_THE RECORDS:_
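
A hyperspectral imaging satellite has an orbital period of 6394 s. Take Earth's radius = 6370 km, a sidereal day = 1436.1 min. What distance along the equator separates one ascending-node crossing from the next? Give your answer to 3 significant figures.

During one orbit Earth rotates (6394.0 / 86166) × 360° = 26.71°.
At the equator that is 26.71° × (2π·6370/360) km/° = 26.71 × 111.2 = 2970 km.

2970 km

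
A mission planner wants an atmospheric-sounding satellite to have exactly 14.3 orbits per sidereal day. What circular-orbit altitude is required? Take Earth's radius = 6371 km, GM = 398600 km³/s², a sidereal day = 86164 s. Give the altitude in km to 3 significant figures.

786 km

Required period T = 86164 / 14.3 = 6025.5 s.
From T = 2π√(a³/μ): a = (μ T²/4π²)^(1/3) = (398600 × 6025.5² / 4π²)^(1/3) = 7157 km.
Altitude h = a − R = 7157 − 6371 = 786 km.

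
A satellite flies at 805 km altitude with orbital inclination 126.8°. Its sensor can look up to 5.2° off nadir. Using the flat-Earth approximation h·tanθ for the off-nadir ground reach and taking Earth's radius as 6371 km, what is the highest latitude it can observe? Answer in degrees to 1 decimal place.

53.9°

Retrograde orbit: the ground track reaches ±(180° − i) = ±(180 − 126.8) = ±53.2°.
Sensor half-swath on the ground ≈ 805·tan(5.2°) = 73 km = 0.66° of latitude.
Maximum observable latitude ≈ 53.2 + 0.66 = 53.9°.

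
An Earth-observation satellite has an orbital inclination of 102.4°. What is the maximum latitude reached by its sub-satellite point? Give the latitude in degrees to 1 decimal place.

Retrograde orbit: the ground track reaches ±(180° − i) = ±(180 − 102.4) = ±77.6°.

77.6°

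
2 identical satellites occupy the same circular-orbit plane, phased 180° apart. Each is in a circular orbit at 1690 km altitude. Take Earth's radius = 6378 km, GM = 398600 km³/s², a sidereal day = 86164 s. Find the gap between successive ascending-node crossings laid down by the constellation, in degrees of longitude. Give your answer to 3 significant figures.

Semi-major axis a = 6378 + 1690 = 8068 km. Period T = 2π√(a³/μ) = 2π√(8068³/398600) = 7212.1 s = 120.20 min.
Single-satellite node shift = (7212.1/86164) × 360° = 30.13°.
With 2 satellites evenly phased, successive equator crossings are 30.13/2 = 15.066° apart.

15.1°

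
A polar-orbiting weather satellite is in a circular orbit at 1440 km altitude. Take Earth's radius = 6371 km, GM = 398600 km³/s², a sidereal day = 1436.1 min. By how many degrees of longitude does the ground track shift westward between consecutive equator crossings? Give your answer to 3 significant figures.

Semi-major axis a = 6371 + 1440 = 7811 km. Period T = 2π√(a³/μ) = 2π√(7811³/398600) = 6870.2 s = 114.50 min.
During one orbit Earth rotates (6870.2 / 86166) × 360° = 28.70°.

28.7°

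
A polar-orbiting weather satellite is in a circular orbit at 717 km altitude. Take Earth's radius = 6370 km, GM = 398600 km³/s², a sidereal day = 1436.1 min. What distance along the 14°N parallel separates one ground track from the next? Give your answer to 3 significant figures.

2680 km

Semi-major axis a = 6370 + 717 = 7087 km. Period T = 2π√(a³/μ) = 2π√(7087³/398600) = 5937.5 s = 98.96 min.
Node shift per orbit = (5937.5/86166) × 360° = 24.81°.
Equatorial spacing = 24.81 × 111.2 km/° = 2758 km.
At 14° latitude, spacing = 2758 × cos(14°) = 2676 km.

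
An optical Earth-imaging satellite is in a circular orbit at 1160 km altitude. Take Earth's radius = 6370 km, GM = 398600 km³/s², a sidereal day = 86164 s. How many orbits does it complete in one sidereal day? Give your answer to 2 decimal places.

13.25

Semi-major axis a = 6370 + 1160 = 7530 km. Period T = 2π√(a³/μ) = 2π√(7530³/398600) = 6502.8 s = 108.38 min.
Orbits per sidereal day = 86164 / 6502.8 = 13.250.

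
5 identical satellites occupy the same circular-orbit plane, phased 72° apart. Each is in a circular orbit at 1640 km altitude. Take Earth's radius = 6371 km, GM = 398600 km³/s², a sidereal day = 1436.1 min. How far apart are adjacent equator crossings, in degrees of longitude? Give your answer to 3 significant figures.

Semi-major axis a = 6371 + 1640 = 8011 km. Period T = 2π√(a³/μ) = 2π√(8011³/398600) = 7135.8 s = 118.93 min.
Single-satellite node shift = (7135.8/86166) × 360° = 29.81°.
With 5 satellites evenly phased, successive equator crossings are 29.81/5 = 5.963° apart.

5.96°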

_TASK DIRECTIONS:_
Each line of the listing must appear in the answer exactly as above.

_SOLUTION:_
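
A hyperspectral imaging satellite has an orbital period of 6394 s. Take Earth's radius = 6370 km, a sidereal day = 1436.1 min. What distance along the equator separates one ascending-node crossing from the next? Give your answer to 3 significant figures.

During one orbit Earth rotates (6394.0 / 86166) × 360° = 26.71°.
At the equator that is 26.71° × (2π·6370/360) km/° = 26.71 × 111.2 = 2970 km.

2970 km

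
A mission planner wants an atmospheric-sounding satellite to have exactly 14.3 orbits per sidereal day. What circular-orbit altitude is required? Take Earth's radius = 6371 km, GM = 398600 km³/s², a sidereal day = 86164 s. Give the altitude in km to 3 significant figures.

786 km

Required period T = 86164 / 14.3 = 6025.5 s.
From T = 2π√(a³/μ): a = (μ T²/4π²)^(1/3) = (398600 × 6025.5² / 4π²)^(1/3) = 7157 km.
Altitude h = a − R = 7157 − 6371 = 786 km.

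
A satellite flies at 805 km altitude with orbital inclination 126.8°. Its sensor can look up to 5.2° off nadir. Using the flat-Earth approximation h·tanθ for the off-nadir ground reach and taking Earth's radius as 6371 km, what is the highest latitude it can observe? Answer in degrees to 1 decimal place.

53.9°

Retrograde orbit: the ground track reaches ±(180° − i) = ±(180 − 126.8) = ±53.2°.
Sensor half-swath on the ground ≈ 805·tan(5.2°) = 73 km = 0.66° of latitude.
Maximum observable latitude ≈ 53.2 + 0.66 = 53.9°.

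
An Earth-observation satellite has an orbital inclination of 102.4°. What is the maximum latitude reached by its sub-satellite point? Give the latitude in degrees to 1 decimal place.

Retrograde orbit: the ground track reaches ±(180° − i) = ±(180 − 102.4) = ±77.6°.

77.6°

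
2 identical satellites occupy the same circular-orbit plane, phased 180° apart. Each is in a circular orbit at 1690 km altitude. Take Earth's radius = 6378 km, GM = 398600 km³/s², a sidereal day = 86164 s. Find the gap between successive ascending-node crossings laid down by the constellation, in degrees of longitude. Give your answer to 3 significant figures.

Semi-major axis a = 6378 + 1690 = 8068 km. Period T = 2π√(a³/μ) = 2π√(8068³/398600) = 7212.1 s = 120.20 min.
Single-satellite node shift = (7212.1/86164) × 360° = 30.13°.
With 2 satellites evenly phased, successive equator crossings are 30.13/2 = 15.066° apart.

15.1°

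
A polar-orbiting weather satellite is in a circular orbit at 1440 km altitude. Take Earth's radius = 6371 km, GM = 398600 km³/s², a sidereal day = 1436.1 min. By how many degrees of longitude does the ground track shift westward between consecutive equator crossings? Give your answer to 3 significant figures.

Semi-major axis a = 6371 + 1440 = 7811 km. Period T = 2π√(a³/μ) = 2π√(7811³/398600) = 6870.2 s = 114.50 min.
During one orbit Earth rotates (6870.2 / 86166) × 360° = 28.70°.

28.7°

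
A polar-orbiting weather satellite is in a circular orbit at 717 km altitude. Take Earth's radius = 6370 km, GM = 398600 km³/s², a sidereal day = 1436.1 min. What distance along the 14°N parallel separates one ground track from the next? Give your answer to 3 significant figures.

2680 km

Semi-major axis a = 6370 + 717 = 7087 km. Period T = 2π√(a³/μ) = 2π√(7087³/398600) = 5937.5 s = 98.96 min.
Node shift per orbit = (5937.5/86166) × 360° = 24.81°.
Equatorial spacing = 24.81 × 111.2 km/° = 2758 km.
At 14° latitude, spacing = 2758 × cos(14°) = 2676 km.

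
An optical Earth-imaging satellite is in a circular orbit at 1160 km altitude. Take Earth's radius = 6370 km, GM = 398600 km³/s², a sidereal day = 86164 s. How many orbits does it complete in one sidereal day? Give your answer to 2 decimal places.

13.25

Semi-major axis a = 6370 + 1160 = 7530 km. Period T = 2π√(a³/μ) = 2π√(7530³/398600) = 6502.8 s = 108.38 min.
Orbits per sidereal day = 86164 / 6502.8 = 13.250.

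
5 identical satellites occupy the same circular-orbit plane, phased 72° apart. Each is in a circular orbit at 1640 km altitude. Take Earth's radius = 6371 km, GM = 398600 km³/s², a sidereal day = 1436.1 min. How far apart are adjacent equator crossings, in degrees of longitude? Give your answer to 3 significant figures.

Semi-major axis a = 6371 + 1640 = 8011 km. Period T = 2π√(a³/μ) = 2π√(8011³/398600) = 7135.8 s = 118.93 min.
Single-satellite node shift = (7135.8/86166) × 360° = 29.81°.
With 5 satellites evenly phased, successive equator crossings are 29.81/5 = 5.963° apart.

5.96°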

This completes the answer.